DATA FOR THE TASK below:

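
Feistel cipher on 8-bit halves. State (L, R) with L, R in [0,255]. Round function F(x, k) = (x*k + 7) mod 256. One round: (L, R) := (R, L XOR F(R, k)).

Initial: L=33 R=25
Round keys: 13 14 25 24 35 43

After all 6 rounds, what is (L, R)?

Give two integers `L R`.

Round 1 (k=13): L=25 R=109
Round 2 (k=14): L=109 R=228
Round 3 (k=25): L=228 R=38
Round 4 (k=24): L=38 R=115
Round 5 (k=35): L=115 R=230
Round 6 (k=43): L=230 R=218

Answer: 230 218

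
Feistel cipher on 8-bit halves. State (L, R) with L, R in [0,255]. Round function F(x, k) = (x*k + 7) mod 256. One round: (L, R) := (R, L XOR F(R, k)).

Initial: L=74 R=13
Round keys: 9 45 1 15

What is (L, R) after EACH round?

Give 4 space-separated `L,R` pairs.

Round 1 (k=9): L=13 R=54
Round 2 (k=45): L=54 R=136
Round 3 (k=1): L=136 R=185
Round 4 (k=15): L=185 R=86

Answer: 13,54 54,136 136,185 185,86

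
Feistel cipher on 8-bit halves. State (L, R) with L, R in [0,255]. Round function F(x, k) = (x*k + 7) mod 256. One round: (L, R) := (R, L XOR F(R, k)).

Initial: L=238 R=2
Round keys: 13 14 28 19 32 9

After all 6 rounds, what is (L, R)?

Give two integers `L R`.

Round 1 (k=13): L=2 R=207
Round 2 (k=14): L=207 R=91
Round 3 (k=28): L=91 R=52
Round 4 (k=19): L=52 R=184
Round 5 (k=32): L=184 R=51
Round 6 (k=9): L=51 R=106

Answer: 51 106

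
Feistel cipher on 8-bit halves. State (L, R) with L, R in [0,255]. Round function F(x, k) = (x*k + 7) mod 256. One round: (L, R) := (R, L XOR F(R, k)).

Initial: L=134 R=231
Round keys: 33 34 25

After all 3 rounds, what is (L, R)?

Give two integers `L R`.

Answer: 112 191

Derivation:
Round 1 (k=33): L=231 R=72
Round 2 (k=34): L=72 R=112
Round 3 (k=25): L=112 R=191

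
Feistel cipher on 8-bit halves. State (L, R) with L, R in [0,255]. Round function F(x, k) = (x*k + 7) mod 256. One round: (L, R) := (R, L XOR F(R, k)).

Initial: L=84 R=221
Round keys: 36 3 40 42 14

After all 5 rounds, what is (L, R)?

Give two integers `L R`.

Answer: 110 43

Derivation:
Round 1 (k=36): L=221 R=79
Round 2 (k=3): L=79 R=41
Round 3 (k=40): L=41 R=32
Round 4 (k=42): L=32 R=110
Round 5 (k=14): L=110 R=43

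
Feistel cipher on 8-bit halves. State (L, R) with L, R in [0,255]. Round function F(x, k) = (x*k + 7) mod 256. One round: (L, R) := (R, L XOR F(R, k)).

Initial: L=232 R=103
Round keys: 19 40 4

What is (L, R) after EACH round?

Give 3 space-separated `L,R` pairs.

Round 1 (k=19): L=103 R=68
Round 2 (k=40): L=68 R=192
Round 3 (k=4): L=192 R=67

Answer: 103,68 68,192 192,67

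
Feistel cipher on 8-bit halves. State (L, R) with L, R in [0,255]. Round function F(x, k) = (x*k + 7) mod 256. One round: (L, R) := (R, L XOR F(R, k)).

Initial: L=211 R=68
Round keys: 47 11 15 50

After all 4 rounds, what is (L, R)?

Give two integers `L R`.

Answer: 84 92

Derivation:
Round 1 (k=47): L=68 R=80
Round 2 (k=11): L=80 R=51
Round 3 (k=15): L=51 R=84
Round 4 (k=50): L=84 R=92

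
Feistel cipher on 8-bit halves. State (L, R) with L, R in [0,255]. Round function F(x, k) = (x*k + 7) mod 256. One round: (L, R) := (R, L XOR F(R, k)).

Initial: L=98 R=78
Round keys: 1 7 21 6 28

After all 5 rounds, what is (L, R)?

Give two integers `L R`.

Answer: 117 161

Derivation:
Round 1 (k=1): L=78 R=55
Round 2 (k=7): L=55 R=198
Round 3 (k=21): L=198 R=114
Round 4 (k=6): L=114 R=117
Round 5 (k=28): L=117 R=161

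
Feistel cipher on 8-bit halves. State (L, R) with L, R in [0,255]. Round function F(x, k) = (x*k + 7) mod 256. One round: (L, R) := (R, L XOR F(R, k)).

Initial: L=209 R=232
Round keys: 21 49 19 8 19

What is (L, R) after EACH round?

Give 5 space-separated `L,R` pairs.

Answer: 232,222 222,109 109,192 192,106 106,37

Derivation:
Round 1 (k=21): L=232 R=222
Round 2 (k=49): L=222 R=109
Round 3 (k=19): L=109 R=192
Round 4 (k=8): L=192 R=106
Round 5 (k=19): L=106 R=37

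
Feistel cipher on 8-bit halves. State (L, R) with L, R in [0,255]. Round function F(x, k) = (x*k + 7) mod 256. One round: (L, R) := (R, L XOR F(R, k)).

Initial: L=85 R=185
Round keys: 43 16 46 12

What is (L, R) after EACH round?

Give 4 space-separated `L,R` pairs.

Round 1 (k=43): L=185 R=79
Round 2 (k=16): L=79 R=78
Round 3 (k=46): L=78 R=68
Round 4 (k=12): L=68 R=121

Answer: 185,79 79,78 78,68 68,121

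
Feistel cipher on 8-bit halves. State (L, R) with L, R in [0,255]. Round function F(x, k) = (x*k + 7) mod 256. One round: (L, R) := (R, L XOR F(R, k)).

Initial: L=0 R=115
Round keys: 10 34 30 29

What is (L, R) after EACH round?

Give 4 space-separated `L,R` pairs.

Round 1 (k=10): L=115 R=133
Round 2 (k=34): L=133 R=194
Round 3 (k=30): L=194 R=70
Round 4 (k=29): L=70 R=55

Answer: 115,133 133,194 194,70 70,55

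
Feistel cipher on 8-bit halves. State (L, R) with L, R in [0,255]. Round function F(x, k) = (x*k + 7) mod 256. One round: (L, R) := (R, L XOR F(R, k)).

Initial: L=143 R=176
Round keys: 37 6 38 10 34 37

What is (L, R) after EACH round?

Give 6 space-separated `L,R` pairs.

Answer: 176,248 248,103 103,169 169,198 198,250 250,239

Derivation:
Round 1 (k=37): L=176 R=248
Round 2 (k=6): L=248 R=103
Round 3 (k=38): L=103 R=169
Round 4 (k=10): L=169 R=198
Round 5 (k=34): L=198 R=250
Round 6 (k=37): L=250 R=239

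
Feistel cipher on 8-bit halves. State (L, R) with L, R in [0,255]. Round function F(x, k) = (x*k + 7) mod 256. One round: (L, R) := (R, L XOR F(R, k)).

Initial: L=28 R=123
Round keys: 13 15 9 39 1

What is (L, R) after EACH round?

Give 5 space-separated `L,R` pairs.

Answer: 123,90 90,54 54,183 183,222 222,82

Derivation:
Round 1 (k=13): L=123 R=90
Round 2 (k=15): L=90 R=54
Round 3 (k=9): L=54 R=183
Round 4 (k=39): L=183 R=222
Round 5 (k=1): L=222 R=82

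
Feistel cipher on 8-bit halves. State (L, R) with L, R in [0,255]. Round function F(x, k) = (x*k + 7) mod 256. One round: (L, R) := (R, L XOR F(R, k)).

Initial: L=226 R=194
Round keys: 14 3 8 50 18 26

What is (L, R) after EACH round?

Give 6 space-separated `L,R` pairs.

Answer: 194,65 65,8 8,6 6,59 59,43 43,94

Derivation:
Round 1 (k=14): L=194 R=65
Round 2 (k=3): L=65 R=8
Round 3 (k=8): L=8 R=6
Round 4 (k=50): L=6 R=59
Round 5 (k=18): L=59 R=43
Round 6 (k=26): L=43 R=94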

End of DATA FOR THE TASK.

-- ACTION ITEM --
Start to finish, copy the material out exactly.

-- FINAL ANSWER --
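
Feistel cipher on 8-bit halves. State (L, R) with L, R in [0,255]. Round function F(x, k) = (x*k + 7) mod 256. One round: (L, R) := (R, L XOR F(R, k)).

Initial: L=33 R=25
Round keys: 13 14 25 24 35 43

After all 6 rounds, what is (L, R)?

Give two integers `L R`.

Round 1 (k=13): L=25 R=109
Round 2 (k=14): L=109 R=228
Round 3 (k=25): L=228 R=38
Round 4 (k=24): L=38 R=115
Round 5 (k=35): L=115 R=230
Round 6 (k=43): L=230 R=218

Answer: 230 218

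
Feistel cipher on 8-bit halves. State (L, R) with L, R in [0,255]. Round function F(x, k) = (x*k + 7) mod 256. One round: (L, R) := (R, L XOR F(R, k)).

Initial: L=74 R=13
Round keys: 9 45 1 15

What is (L, R) after EACH round?

Give 4 space-separated `L,R` pairs.

Round 1 (k=9): L=13 R=54
Round 2 (k=45): L=54 R=136
Round 3 (k=1): L=136 R=185
Round 4 (k=15): L=185 R=86

Answer: 13,54 54,136 136,185 185,86

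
Feistel cipher on 8-bit halves. State (L, R) with L, R in [0,255]. Round function F(x, k) = (x*k + 7) mod 256. One round: (L, R) := (R, L XOR F(R, k)).

Initial: L=238 R=2
Round keys: 13 14 28 19 32 9

After all 6 rounds, what is (L, R)?

Give two integers `L R`.

Round 1 (k=13): L=2 R=207
Round 2 (k=14): L=207 R=91
Round 3 (k=28): L=91 R=52
Round 4 (k=19): L=52 R=184
Round 5 (k=32): L=184 R=51
Round 6 (k=9): L=51 R=106

Answer: 51 106

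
Feistel cipher on 8-bit halves. State (L, R) with L, R in [0,255]. Round function F(x, k) = (x*k + 7) mod 256. One round: (L, R) := (R, L XOR F(R, k)).

Initial: L=134 R=231
Round keys: 33 34 25

After all 3 rounds, what is (L, R)?

Give two integers `L R`.

Answer: 112 191

Derivation:
Round 1 (k=33): L=231 R=72
Round 2 (k=34): L=72 R=112
Round 3 (k=25): L=112 R=191

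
Feistel cipher on 8-bit halves. State (L, R) with L, R in [0,255]. Round function F(x, k) = (x*k + 7) mod 256. One round: (L, R) := (R, L XOR F(R, k)).

Initial: L=84 R=221
Round keys: 36 3 40 42 14

After all 5 rounds, what is (L, R)?

Give two integers `L R`.

Answer: 110 43

Derivation:
Round 1 (k=36): L=221 R=79
Round 2 (k=3): L=79 R=41
Round 3 (k=40): L=41 R=32
Round 4 (k=42): L=32 R=110
Round 5 (k=14): L=110 R=43

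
Feistel cipher on 8-bit halves. State (L, R) with L, R in [0,255]. Round function F(x, k) = (x*k + 7) mod 256. One round: (L, R) := (R, L XOR F(R, k)).

Initial: L=232 R=103
Round keys: 19 40 4

What is (L, R) after EACH round?

Give 3 space-separated `L,R` pairs.

Round 1 (k=19): L=103 R=68
Round 2 (k=40): L=68 R=192
Round 3 (k=4): L=192 R=67

Answer: 103,68 68,192 192,67

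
Feistel cipher on 8-bit halves. State (L, R) with L, R in [0,255]. Round function F(x, k) = (x*k + 7) mod 256. One round: (L, R) := (R, L XOR F(R, k)).

Initial: L=211 R=68
Round keys: 47 11 15 50

After all 4 rounds, what is (L, R)?

Give two integers `L R`.

Answer: 84 92

Derivation:
Round 1 (k=47): L=68 R=80
Round 2 (k=11): L=80 R=51
Round 3 (k=15): L=51 R=84
Round 4 (k=50): L=84 R=92

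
Feistel cipher on 8-bit halves. State (L, R) with L, R in [0,255]. Round function F(x, k) = (x*k + 7) mod 256. One round: (L, R) := (R, L XOR F(R, k)).

Initial: L=98 R=78
Round keys: 1 7 21 6 28

After all 5 rounds, what is (L, R)?

Give two integers `L R`.

Answer: 117 161

Derivation:
Round 1 (k=1): L=78 R=55
Round 2 (k=7): L=55 R=198
Round 3 (k=21): L=198 R=114
Round 4 (k=6): L=114 R=117
Round 5 (k=28): L=117 R=161

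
Feistel cipher on 8-bit halves. State (L, R) with L, R in [0,255]. Round function F(x, k) = (x*k + 7) mod 256. One round: (L, R) := (R, L XOR F(R, k)).

Initial: L=209 R=232
Round keys: 21 49 19 8 19

What is (L, R) after EACH round?

Give 5 space-separated `L,R` pairs.

Answer: 232,222 222,109 109,192 192,106 106,37

Derivation:
Round 1 (k=21): L=232 R=222
Round 2 (k=49): L=222 R=109
Round 3 (k=19): L=109 R=192
Round 4 (k=8): L=192 R=106
Round 5 (k=19): L=106 R=37

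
Feistel cipher on 8-bit halves. State (L, R) with L, R in [0,255]. Round function F(x, k) = (x*k + 7) mod 256. One round: (L, R) := (R, L XOR F(R, k)).

Initial: L=85 R=185
Round keys: 43 16 46 12

What is (L, R) after EACH round?

Give 4 space-separated `L,R` pairs.

Round 1 (k=43): L=185 R=79
Round 2 (k=16): L=79 R=78
Round 3 (k=46): L=78 R=68
Round 4 (k=12): L=68 R=121

Answer: 185,79 79,78 78,68 68,121

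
Feistel cipher on 8-bit halves. State (L, R) with L, R in [0,255]. Round function F(x, k) = (x*k + 7) mod 256. One round: (L, R) := (R, L XOR F(R, k)).

Initial: L=0 R=115
Round keys: 10 34 30 29

What is (L, R) after EACH round?

Give 4 space-separated `L,R` pairs.

Round 1 (k=10): L=115 R=133
Round 2 (k=34): L=133 R=194
Round 3 (k=30): L=194 R=70
Round 4 (k=29): L=70 R=55

Answer: 115,133 133,194 194,70 70,55

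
Feistel cipher on 8-bit halves. State (L, R) with L, R in [0,255]. Round function F(x, k) = (x*k + 7) mod 256. One round: (L, R) := (R, L XOR F(R, k)).

Initial: L=143 R=176
Round keys: 37 6 38 10 34 37

What is (L, R) after EACH round?

Give 6 space-separated `L,R` pairs.

Answer: 176,248 248,103 103,169 169,198 198,250 250,239

Derivation:
Round 1 (k=37): L=176 R=248
Round 2 (k=6): L=248 R=103
Round 3 (k=38): L=103 R=169
Round 4 (k=10): L=169 R=198
Round 5 (k=34): L=198 R=250
Round 6 (k=37): L=250 R=239

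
Feistel cipher on 8-bit halves. State (L, R) with L, R in [0,255]. Round function F(x, k) = (x*k + 7) mod 256. One round: (L, R) := (R, L XOR F(R, k)).

Initial: L=28 R=123
Round keys: 13 15 9 39 1

What is (L, R) after EACH round?

Give 5 space-separated `L,R` pairs.

Answer: 123,90 90,54 54,183 183,222 222,82

Derivation:
Round 1 (k=13): L=123 R=90
Round 2 (k=15): L=90 R=54
Round 3 (k=9): L=54 R=183
Round 4 (k=39): L=183 R=222
Round 5 (k=1): L=222 R=82

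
Feistel cipher on 8-bit halves. State (L, R) with L, R in [0,255]. Round function F(x, k) = (x*k + 7) mod 256. One round: (L, R) := (R, L XOR F(R, k)).

Initial: L=226 R=194
Round keys: 14 3 8 50 18 26

What is (L, R) after EACH round?

Give 6 space-separated `L,R` pairs.

Answer: 194,65 65,8 8,6 6,59 59,43 43,94

Derivation:
Round 1 (k=14): L=194 R=65
Round 2 (k=3): L=65 R=8
Round 3 (k=8): L=8 R=6
Round 4 (k=50): L=6 R=59
Round 5 (k=18): L=59 R=43
Round 6 (k=26): L=43 R=94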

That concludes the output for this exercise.